Collected data entries:
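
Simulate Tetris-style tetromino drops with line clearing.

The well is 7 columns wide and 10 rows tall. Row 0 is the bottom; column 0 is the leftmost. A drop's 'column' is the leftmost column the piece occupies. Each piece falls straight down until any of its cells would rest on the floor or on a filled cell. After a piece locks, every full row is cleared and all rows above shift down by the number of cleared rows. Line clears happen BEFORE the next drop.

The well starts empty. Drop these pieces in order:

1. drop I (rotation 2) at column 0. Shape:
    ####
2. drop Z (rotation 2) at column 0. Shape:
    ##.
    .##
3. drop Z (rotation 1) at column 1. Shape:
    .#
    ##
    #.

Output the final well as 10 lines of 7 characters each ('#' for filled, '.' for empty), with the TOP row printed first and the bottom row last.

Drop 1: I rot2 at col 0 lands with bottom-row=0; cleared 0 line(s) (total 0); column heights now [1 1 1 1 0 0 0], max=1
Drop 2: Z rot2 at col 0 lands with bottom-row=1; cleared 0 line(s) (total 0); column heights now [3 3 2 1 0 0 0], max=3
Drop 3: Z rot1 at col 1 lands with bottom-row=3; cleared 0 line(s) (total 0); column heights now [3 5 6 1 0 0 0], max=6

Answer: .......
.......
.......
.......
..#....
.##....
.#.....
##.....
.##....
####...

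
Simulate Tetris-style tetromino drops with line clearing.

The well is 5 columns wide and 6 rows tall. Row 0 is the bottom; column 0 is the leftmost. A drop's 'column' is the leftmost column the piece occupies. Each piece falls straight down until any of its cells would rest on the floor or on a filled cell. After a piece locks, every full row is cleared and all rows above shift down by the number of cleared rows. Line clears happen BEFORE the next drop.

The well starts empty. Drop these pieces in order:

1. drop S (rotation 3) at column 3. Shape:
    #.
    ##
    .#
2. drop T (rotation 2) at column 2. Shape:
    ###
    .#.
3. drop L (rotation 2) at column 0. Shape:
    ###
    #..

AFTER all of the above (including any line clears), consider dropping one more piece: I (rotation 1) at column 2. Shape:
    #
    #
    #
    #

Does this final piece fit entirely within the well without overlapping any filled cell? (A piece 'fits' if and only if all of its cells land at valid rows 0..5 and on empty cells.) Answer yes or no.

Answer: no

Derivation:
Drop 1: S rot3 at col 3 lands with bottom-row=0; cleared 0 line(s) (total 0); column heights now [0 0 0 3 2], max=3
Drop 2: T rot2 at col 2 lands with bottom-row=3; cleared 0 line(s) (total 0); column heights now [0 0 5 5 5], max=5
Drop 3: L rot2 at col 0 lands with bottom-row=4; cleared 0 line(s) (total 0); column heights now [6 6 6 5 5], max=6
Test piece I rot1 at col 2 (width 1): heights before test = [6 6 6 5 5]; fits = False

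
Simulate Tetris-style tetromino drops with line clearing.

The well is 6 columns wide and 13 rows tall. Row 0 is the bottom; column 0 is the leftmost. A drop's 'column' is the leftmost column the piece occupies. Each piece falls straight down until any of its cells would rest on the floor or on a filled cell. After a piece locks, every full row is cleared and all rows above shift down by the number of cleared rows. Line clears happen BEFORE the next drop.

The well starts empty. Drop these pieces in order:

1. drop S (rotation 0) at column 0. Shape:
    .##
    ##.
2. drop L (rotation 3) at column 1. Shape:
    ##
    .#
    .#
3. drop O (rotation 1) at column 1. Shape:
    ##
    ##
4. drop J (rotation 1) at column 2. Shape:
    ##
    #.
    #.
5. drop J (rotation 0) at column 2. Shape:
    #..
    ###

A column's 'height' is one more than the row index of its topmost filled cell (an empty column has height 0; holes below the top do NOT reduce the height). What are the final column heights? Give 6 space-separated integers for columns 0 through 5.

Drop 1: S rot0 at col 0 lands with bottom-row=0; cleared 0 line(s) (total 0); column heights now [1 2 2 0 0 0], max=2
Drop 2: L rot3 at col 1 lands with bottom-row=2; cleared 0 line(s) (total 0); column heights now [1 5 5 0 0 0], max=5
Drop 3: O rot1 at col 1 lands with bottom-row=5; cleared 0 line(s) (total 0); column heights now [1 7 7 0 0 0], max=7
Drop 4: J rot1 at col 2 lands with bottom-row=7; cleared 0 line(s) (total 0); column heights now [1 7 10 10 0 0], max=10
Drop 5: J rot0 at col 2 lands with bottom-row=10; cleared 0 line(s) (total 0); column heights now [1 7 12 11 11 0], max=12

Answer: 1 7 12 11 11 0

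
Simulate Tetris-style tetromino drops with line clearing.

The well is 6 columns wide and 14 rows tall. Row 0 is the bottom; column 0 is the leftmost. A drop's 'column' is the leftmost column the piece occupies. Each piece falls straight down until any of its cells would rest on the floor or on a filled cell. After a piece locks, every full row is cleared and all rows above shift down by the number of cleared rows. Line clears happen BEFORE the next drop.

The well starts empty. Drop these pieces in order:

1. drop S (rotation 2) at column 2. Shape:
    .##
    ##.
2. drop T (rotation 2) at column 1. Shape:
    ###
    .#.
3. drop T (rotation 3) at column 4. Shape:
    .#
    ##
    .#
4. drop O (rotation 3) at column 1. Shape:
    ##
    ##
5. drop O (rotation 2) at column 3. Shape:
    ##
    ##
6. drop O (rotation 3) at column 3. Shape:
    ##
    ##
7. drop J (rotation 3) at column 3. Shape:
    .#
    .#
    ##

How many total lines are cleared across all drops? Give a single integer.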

» TASK ITEM:
Transcribe exactly, and only, the lines from the one bearing "3. drop T (rotation" through the last line of the entries, counting both.

» SOLUTION TO THE PROBLEM:
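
3. drop T (rotation 3) at column 4. Shape:
    .#
    ##
    .#
4. drop O (rotation 3) at column 1. Shape:
    ##
    ##
5. drop O (rotation 2) at column 3. Shape:
    ##
    ##
6. drop O (rotation 3) at column 3. Shape:
    ##
    ##
7. drop J (rotation 3) at column 3. Shape:
    .#
    .#
    ##

How many total lines are cleared across all drops? Give a single integer.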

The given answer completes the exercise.